RECORDS:
▼

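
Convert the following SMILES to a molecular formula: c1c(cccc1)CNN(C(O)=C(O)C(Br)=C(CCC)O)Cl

C14H18BrClN2O3

Heavy atoms from the SMILES: 1 Br, 14 C, 1 Cl, 2 N, 3 O.
Implicit hydrogens by atom environment:
  5 × C (aromatic): 1 H each → 5
  4 × C: no H
  3 × C: 2 H each → 6
  3 × O: 1 H each → 3
  1 × Br: no H
  1 × C: 3 H
  1 × C (aromatic): no H
  1 × Cl: no H
  1 × N: 1 H
  1 × N: no H
  Total hydrogens = 18.
Molecular formula: C14H18BrClN2O3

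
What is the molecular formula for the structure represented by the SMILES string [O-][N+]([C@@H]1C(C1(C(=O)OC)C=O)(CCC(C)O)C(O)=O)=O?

C11H15NO8

Heavy atoms from the SMILES: 11 C, 1 N, 8 O.
Implicit hydrogens by atom environment:
  5 × O: no H
  4 × C: no H
  3 × C: 1 H each → 3
  2 × C: 3 H each → 6
  2 × C: 2 H each → 4
  2 × O: 1 H each → 2
  1 × N (charge +1): no H
  1 × O (charge -1): no H
  Total hydrogens = 15.
Molecular formula: C11H15NO8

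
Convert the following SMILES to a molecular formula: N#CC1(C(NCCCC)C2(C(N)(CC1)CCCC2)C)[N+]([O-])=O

C16H28N4O2

Heavy atoms from the SMILES: 16 C, 4 N, 2 O.
Implicit hydrogens by atom environment:
  9 × C: 2 H each → 18
  4 × C: no H
  2 × C: 3 H each → 6
  1 × C: 1 H
  1 × N: 2 H
  1 × N: 1 H
  1 × N: no H
  1 × N (charge +1): no H
  1 × O: no H
  1 × O (charge -1): no H
  Total hydrogens = 28.
Molecular formula: C16H28N4O2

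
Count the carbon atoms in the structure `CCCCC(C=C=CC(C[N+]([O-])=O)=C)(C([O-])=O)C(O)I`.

13

The symbol for carbon appears 13 times in the SMILES.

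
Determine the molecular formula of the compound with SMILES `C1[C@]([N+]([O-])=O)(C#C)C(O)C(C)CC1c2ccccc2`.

C15H17NO3

Heavy atoms from the SMILES: 15 C, 1 N, 3 O.
Implicit hydrogens by atom environment:
  5 × C (aromatic): 1 H each → 5
  4 × C: 1 H each → 4
  2 × C: 2 H each → 4
  2 × C: no H
  1 × C: 3 H
  1 × C (aromatic): no H
  1 × N (charge +1): no H
  1 × O: 1 H
  1 × O: no H
  1 × O (charge -1): no H
  Total hydrogens = 17.
Molecular formula: C15H17NO3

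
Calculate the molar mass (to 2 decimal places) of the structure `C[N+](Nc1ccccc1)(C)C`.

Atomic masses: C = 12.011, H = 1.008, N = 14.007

Molecular formula: C9H15N2+.
M = 9×12.011 + 15×1.008 + 2×14.007 = 151.23 g/mol.

151.23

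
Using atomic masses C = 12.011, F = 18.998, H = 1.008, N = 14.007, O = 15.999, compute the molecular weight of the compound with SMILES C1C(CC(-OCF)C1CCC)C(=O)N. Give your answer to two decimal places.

Molecular formula: C10H18FNO2.
M = 10×12.011 + 1×18.998 + 18×1.008 + 1×14.007 + 2×15.999 = 203.26 g/mol.

203.26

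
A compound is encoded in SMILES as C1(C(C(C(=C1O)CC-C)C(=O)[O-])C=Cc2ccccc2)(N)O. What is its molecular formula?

C17H20NO4-

Heavy atoms from the SMILES: 17 C, 1 N, 4 O.
Implicit hydrogens by atom environment:
  5 × C (aromatic): 1 H each → 5
  4 × C: 1 H each → 4
  4 × C: no H
  2 × C: 2 H each → 4
  2 × O: 1 H each → 2
  1 × C: 3 H
  1 × C (aromatic): no H
  1 × N: 2 H
  1 × O: no H
  1 × O (charge -1): no H
  Total hydrogens = 20.
Net charge -1.
Molecular formula: C17H20NO4-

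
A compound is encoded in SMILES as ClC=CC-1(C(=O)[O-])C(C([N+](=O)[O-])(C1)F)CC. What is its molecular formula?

C9H10ClFNO4-

Heavy atoms from the SMILES: 9 C, 1 Cl, 1 F, 1 N, 4 O.
Implicit hydrogens by atom environment:
  3 × C: 1 H each → 3
  3 × C: no H
  2 × C: 2 H each → 4
  2 × O: no H
  2 × O (charge -1): no H
  1 × C: 3 H
  1 × Cl: no H
  1 × F: no H
  1 × N (charge +1): no H
  Total hydrogens = 10.
Net charge -1.
Molecular formula: C9H10ClFNO4-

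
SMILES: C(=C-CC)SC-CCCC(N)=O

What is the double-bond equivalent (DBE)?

2

Molecular formula from the SMILES: C9H17NOS.
DoU = (2C + 2 + N − H − X)/2 = (2·9 + 2 + 1 − 17 − 0)/2 = 4/2 = 2.
(Structurally: 0 ring(s) + 2 π bond(s) = 2.)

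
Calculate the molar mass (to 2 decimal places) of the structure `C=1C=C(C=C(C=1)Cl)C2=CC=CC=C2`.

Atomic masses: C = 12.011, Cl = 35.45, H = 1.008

Molecular formula: C12H9Cl.
M = 12×12.011 + 1×35.45 + 9×1.008 = 188.65 g/mol.

188.65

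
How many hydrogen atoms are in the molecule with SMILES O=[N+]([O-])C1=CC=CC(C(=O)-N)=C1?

Hydrogens are implicit in SMILES; fill each atom to its normal valence:
  4 × C (aromatic): 1 H each → 4
  2 × C (aromatic): no H
  2 × O: no H
  1 × C: no H
  1 × N: 2 H
  1 × N (charge +1): no H
  1 × O (charge -1): no H
  Total hydrogens = 6.

6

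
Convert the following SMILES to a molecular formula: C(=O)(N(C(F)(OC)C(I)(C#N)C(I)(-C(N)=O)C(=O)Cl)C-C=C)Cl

Heavy atoms from the SMILES: 11 C, 2 Cl, 1 F, 2 I, 3 N, 4 O.
Implicit hydrogens by atom environment:
  7 × C: no H
  4 × O: no H
  2 × C: 2 H each → 4
  2 × Cl: no H
  2 × I: no H
  2 × N: no H
  1 × C: 3 H
  1 × C: 1 H
  1 × F: no H
  1 × N: 2 H
  Total hydrogens = 10.
Molecular formula: C11H10Cl2FI2N3O4

C11H10Cl2FI2N3O4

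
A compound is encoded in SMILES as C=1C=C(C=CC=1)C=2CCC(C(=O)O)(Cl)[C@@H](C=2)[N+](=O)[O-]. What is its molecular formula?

C13H12ClNO4

Heavy atoms from the SMILES: 13 C, 1 Cl, 1 N, 4 O.
Implicit hydrogens by atom environment:
  5 × C (aromatic): 1 H each → 5
  3 × C: no H
  2 × C: 2 H each → 4
  2 × C: 1 H each → 2
  2 × O: no H
  1 × C (aromatic): no H
  1 × Cl: no H
  1 × N (charge +1): no H
  1 × O: 1 H
  1 × O (charge -1): no H
  Total hydrogens = 12.
Molecular formula: C13H12ClNO4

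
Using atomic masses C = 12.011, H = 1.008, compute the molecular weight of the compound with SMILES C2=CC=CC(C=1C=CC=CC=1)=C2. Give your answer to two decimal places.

154.21

Molecular formula: C12H10.
M = 12×12.011 + 10×1.008 = 154.21 g/mol.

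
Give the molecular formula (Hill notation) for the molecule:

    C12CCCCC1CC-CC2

C10H18

Heavy atoms from the SMILES: 10 C.
Implicit hydrogens by atom environment:
  8 × C: 2 H each → 16
  2 × C: 1 H each → 2
  Total hydrogens = 18.
Molecular formula: C10H18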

▲

WHAT IS BEING ASKED:
Retype each of the preceding records exactly as printed.

TASK OUTPUT:
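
Convert the following SMILES to a molecular formula: c1c(cccc1)CNN(C(O)=C(O)C(Br)=C(CCC)O)Cl

C14H18BrClN2O3

Heavy atoms from the SMILES: 1 Br, 14 C, 1 Cl, 2 N, 3 O.
Implicit hydrogens by atom environment:
  5 × C (aromatic): 1 H each → 5
  4 × C: no H
  3 × C: 2 H each → 6
  3 × O: 1 H each → 3
  1 × Br: no H
  1 × C: 3 H
  1 × C (aromatic): no H
  1 × Cl: no H
  1 × N: 1 H
  1 × N: no H
  Total hydrogens = 18.
Molecular formula: C14H18BrClN2O3

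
What is the molecular formula for the structure represented by the SMILES string [O-][N+]([C@@H]1C(C1(C(=O)OC)C=O)(CCC(C)O)C(O)=O)=O?

C11H15NO8

Heavy atoms from the SMILES: 11 C, 1 N, 8 O.
Implicit hydrogens by atom environment:
  5 × O: no H
  4 × C: no H
  3 × C: 1 H each → 3
  2 × C: 3 H each → 6
  2 × C: 2 H each → 4
  2 × O: 1 H each → 2
  1 × N (charge +1): no H
  1 × O (charge -1): no H
  Total hydrogens = 15.
Molecular formula: C11H15NO8

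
Convert the following SMILES to a molecular formula: N#CC1(C(NCCCC)C2(C(N)(CC1)CCCC2)C)[N+]([O-])=O

C16H28N4O2

Heavy atoms from the SMILES: 16 C, 4 N, 2 O.
Implicit hydrogens by atom environment:
  9 × C: 2 H each → 18
  4 × C: no H
  2 × C: 3 H each → 6
  1 × C: 1 H
  1 × N: 2 H
  1 × N: 1 H
  1 × N: no H
  1 × N (charge +1): no H
  1 × O: no H
  1 × O (charge -1): no H
  Total hydrogens = 28.
Molecular formula: C16H28N4O2

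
Count the carbon atoms in the structure `CCCCC(C=C=CC(C[N+]([O-])=O)=C)(C([O-])=O)C(O)I`.

13

The symbol for carbon appears 13 times in the SMILES.

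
Determine the molecular formula of the compound with SMILES `C1[C@]([N+]([O-])=O)(C#C)C(O)C(C)CC1c2ccccc2`.

C15H17NO3

Heavy atoms from the SMILES: 15 C, 1 N, 3 O.
Implicit hydrogens by atom environment:
  5 × C (aromatic): 1 H each → 5
  4 × C: 1 H each → 4
  2 × C: 2 H each → 4
  2 × C: no H
  1 × C: 3 H
  1 × C (aromatic): no H
  1 × N (charge +1): no H
  1 × O: 1 H
  1 × O: no H
  1 × O (charge -1): no H
  Total hydrogens = 17.
Molecular formula: C15H17NO3

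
Calculate the molar mass (to 2 decimal places) of the structure `C[N+](Nc1ccccc1)(C)C`.

Atomic masses: C = 12.011, H = 1.008, N = 14.007

Molecular formula: C9H15N2+.
M = 9×12.011 + 15×1.008 + 2×14.007 = 151.23 g/mol.

151.23

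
Using atomic masses C = 12.011, F = 18.998, H = 1.008, N = 14.007, O = 15.999, compute the molecular weight of the compound with SMILES C1C(CC(-OCF)C1CCC)C(=O)N. Give your answer to two decimal places.

Molecular formula: C10H18FNO2.
M = 10×12.011 + 1×18.998 + 18×1.008 + 1×14.007 + 2×15.999 = 203.26 g/mol.

203.26

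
A compound is encoded in SMILES as C1(C(C(C(=C1O)CC-C)C(=O)[O-])C=Cc2ccccc2)(N)O. What is its molecular formula?

C17H20NO4-

Heavy atoms from the SMILES: 17 C, 1 N, 4 O.
Implicit hydrogens by atom environment:
  5 × C (aromatic): 1 H each → 5
  4 × C: 1 H each → 4
  4 × C: no H
  2 × C: 2 H each → 4
  2 × O: 1 H each → 2
  1 × C: 3 H
  1 × C (aromatic): no H
  1 × N: 2 H
  1 × O: no H
  1 × O (charge -1): no H
  Total hydrogens = 20.
Net charge -1.
Molecular formula: C17H20NO4-

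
A compound is encoded in SMILES as ClC=CC-1(C(=O)[O-])C(C([N+](=O)[O-])(C1)F)CC. What is its molecular formula?

C9H10ClFNO4-

Heavy atoms from the SMILES: 9 C, 1 Cl, 1 F, 1 N, 4 O.
Implicit hydrogens by atom environment:
  3 × C: 1 H each → 3
  3 × C: no H
  2 × C: 2 H each → 4
  2 × O: no H
  2 × O (charge -1): no H
  1 × C: 3 H
  1 × Cl: no H
  1 × F: no H
  1 × N (charge +1): no H
  Total hydrogens = 10.
Net charge -1.
Molecular formula: C9H10ClFNO4-

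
SMILES: C(=C-CC)SC-CCCC(N)=O

What is the double-bond equivalent (DBE)?

2

Molecular formula from the SMILES: C9H17NOS.
DoU = (2C + 2 + N − H − X)/2 = (2·9 + 2 + 1 − 17 − 0)/2 = 4/2 = 2.
(Structurally: 0 ring(s) + 2 π bond(s) = 2.)

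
Calculate the molar mass (to 2 decimal places) of the structure `C=1C=C(C=C(C=1)Cl)C2=CC=CC=C2`.

Atomic masses: C = 12.011, Cl = 35.45, H = 1.008

Molecular formula: C12H9Cl.
M = 12×12.011 + 1×35.45 + 9×1.008 = 188.65 g/mol.

188.65

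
How many hydrogen atoms are in the molecule with SMILES O=[N+]([O-])C1=CC=CC(C(=O)-N)=C1?

Hydrogens are implicit in SMILES; fill each atom to its normal valence:
  4 × C (aromatic): 1 H each → 4
  2 × C (aromatic): no H
  2 × O: no H
  1 × C: no H
  1 × N: 2 H
  1 × N (charge +1): no H
  1 × O (charge -1): no H
  Total hydrogens = 6.

6

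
Convert the following SMILES to a molecular formula: C(=O)(N(C(F)(OC)C(I)(C#N)C(I)(-C(N)=O)C(=O)Cl)C-C=C)Cl

Heavy atoms from the SMILES: 11 C, 2 Cl, 1 F, 2 I, 3 N, 4 O.
Implicit hydrogens by atom environment:
  7 × C: no H
  4 × O: no H
  2 × C: 2 H each → 4
  2 × Cl: no H
  2 × I: no H
  2 × N: no H
  1 × C: 3 H
  1 × C: 1 H
  1 × F: no H
  1 × N: 2 H
  Total hydrogens = 10.
Molecular formula: C11H10Cl2FI2N3O4

C11H10Cl2FI2N3O4

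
A compound is encoded in SMILES as C=1C=C(C=CC=1)C=2CCC(C(=O)O)(Cl)[C@@H](C=2)[N+](=O)[O-]. What is its molecular formula?

C13H12ClNO4

Heavy atoms from the SMILES: 13 C, 1 Cl, 1 N, 4 O.
Implicit hydrogens by atom environment:
  5 × C (aromatic): 1 H each → 5
  3 × C: no H
  2 × C: 2 H each → 4
  2 × C: 1 H each → 2
  2 × O: no H
  1 × C (aromatic): no H
  1 × Cl: no H
  1 × N (charge +1): no H
  1 × O: 1 H
  1 × O (charge -1): no H
  Total hydrogens = 12.
Molecular formula: C13H12ClNO4

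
Using atomic masses C = 12.011, H = 1.008, compute the molecular weight of the compound with SMILES C2=CC=CC(C=1C=CC=CC=1)=C2. Give your answer to two decimal places.

154.21

Molecular formula: C12H10.
M = 12×12.011 + 10×1.008 = 154.21 g/mol.

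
Give the molecular formula (Hill notation) for the molecule:

    C12CCCCC1CC-CC2

C10H18

Heavy atoms from the SMILES: 10 C.
Implicit hydrogens by atom environment:
  8 × C: 2 H each → 16
  2 × C: 1 H each → 2
  Total hydrogens = 18.
Molecular formula: C10H18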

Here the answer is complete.